== RECORDED DATA ==

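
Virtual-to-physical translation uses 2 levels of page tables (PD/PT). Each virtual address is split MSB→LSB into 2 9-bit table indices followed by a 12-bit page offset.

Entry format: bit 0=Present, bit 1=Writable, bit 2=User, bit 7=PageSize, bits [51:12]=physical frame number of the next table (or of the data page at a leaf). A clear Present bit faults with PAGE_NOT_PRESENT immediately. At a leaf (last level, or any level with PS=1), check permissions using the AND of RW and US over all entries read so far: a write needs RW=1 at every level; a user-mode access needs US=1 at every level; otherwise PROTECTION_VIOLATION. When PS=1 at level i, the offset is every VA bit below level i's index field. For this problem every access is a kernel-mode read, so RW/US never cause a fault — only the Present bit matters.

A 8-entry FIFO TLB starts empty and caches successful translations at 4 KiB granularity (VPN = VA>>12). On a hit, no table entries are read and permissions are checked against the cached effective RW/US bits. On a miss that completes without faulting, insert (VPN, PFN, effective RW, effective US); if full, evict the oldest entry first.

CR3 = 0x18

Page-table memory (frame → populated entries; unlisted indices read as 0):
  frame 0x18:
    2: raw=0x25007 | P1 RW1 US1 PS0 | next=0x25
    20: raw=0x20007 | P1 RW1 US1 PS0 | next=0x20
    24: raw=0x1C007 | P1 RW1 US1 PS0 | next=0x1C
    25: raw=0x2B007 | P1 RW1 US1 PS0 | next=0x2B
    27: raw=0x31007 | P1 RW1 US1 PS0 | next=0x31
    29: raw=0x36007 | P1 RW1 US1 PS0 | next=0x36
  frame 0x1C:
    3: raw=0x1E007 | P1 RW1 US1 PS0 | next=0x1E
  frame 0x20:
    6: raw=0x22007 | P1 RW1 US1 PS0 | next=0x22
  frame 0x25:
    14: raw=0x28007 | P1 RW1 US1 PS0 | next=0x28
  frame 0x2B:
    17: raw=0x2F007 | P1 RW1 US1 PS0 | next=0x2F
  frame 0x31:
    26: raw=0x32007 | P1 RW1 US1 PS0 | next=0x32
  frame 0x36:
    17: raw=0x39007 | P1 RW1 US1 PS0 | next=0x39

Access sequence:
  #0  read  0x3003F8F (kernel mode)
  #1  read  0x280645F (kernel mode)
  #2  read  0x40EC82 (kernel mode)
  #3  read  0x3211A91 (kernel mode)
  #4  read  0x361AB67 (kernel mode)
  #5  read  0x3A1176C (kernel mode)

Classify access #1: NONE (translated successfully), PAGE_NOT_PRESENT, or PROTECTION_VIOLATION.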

== TASK PROMPT ==
Look through the material for "entries". Copy each line that has it.

== RESPONSE BOX ==
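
Entry format: bit 0=Present, bit 1=Writable, bit 2=User, bit 7=PageSize, bits [51:12]=physical frame number of the next table (or of the data page at a leaf). A clear Present bit faults with PAGE_NOT_PRESENT immediately. At a leaf (last level, or any level with PS=1), check permissions using the AND of RW and US over all entries read so far: a write needs RW=1 at every level; a user-mode access needs US=1 at every level; otherwise PROTECTION_VIOLATION. When PS=1 at level i, the offset is every VA bit below level i's index field. For this problem every access is a kernel-mode read, so RW/US never cause a fault — only the Present bit matters.
A 8-entry FIFO TLB starts empty and caches successful translations at 4 KiB granularity (VPN = VA>>12). On a hit, no table entries are read and permissions are checked against the cached effective RW/US bits. On a miss that completes without faulting, insert (VPN, PFN, effective RW, effective US); if full, evict the oldest entry first.
Page-table memory (frame → populated entries; unlisted indices read as 0):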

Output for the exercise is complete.